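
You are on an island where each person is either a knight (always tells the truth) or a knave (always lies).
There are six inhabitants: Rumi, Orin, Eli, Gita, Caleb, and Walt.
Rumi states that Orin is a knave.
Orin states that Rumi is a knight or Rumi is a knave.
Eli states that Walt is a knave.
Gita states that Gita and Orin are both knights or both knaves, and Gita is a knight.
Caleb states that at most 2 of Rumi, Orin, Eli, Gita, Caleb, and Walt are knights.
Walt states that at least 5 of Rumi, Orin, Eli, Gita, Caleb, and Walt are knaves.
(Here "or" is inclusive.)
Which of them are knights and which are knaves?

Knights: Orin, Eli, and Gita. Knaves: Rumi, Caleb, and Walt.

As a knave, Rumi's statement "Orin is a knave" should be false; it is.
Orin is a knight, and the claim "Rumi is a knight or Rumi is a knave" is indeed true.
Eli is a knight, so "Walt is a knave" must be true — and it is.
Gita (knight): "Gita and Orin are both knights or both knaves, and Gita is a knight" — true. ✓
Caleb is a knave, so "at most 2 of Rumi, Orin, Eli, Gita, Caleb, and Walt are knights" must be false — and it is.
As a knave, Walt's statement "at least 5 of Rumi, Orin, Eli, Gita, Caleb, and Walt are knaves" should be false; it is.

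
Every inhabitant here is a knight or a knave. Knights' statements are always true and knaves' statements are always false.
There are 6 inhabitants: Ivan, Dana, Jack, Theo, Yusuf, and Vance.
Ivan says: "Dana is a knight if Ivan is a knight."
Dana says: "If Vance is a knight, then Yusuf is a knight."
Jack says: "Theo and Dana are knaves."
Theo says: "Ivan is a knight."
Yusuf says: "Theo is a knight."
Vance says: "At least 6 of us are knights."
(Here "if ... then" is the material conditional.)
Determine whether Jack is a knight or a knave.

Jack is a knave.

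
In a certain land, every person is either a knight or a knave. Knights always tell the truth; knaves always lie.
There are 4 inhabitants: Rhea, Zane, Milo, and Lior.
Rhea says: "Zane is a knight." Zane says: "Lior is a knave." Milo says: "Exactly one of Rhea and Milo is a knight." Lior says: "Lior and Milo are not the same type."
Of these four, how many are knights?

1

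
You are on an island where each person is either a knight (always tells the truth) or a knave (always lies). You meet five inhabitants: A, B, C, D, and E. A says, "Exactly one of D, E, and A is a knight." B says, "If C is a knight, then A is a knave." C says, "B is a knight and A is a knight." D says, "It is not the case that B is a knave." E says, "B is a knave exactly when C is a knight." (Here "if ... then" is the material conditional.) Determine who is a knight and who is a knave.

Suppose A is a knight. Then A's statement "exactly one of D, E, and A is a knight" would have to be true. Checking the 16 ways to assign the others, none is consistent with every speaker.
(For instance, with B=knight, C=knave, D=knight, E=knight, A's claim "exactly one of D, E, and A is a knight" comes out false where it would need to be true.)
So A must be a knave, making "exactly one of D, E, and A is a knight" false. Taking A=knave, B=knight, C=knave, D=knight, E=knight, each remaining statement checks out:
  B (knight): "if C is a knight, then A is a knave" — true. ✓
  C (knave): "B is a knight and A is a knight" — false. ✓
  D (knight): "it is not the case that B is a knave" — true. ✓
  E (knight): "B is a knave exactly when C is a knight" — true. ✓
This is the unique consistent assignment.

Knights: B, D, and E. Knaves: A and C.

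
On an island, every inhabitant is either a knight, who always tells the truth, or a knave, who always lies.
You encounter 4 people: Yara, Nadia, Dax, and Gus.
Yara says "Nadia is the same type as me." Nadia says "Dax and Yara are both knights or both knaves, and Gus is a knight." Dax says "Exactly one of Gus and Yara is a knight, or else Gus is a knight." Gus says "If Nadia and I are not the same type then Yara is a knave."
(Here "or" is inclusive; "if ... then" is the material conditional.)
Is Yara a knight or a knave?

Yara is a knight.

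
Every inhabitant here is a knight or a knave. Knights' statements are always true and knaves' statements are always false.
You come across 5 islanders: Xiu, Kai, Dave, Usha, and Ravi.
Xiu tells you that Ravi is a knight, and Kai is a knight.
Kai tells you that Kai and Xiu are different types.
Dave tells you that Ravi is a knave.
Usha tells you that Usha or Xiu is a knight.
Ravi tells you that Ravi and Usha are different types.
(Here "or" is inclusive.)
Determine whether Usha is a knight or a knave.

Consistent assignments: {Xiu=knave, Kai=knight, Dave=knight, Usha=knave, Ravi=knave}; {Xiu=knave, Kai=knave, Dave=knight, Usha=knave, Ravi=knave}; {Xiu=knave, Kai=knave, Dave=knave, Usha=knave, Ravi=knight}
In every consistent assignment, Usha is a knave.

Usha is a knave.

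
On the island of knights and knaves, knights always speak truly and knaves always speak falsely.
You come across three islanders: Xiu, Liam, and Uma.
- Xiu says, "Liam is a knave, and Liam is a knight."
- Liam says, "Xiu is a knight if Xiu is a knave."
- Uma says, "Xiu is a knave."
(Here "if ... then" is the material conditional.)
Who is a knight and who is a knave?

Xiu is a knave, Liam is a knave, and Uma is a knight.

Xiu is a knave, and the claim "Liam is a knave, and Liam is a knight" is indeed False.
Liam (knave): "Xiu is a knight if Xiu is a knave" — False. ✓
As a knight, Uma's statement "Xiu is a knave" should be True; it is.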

__Work item__: Print, please, the lines above from the very first through the one that holds "Rumi states that Orin is a knave.", both included, word for word and with nothing else.

__Answer for the task__:
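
You are on an island where each person is either a knight (always tells the truth) or a knave (always lies).
There are six inhabitants: Rumi, Orin, Eli, Gita, Caleb, and Walt.
Rumi states that Orin is a knave.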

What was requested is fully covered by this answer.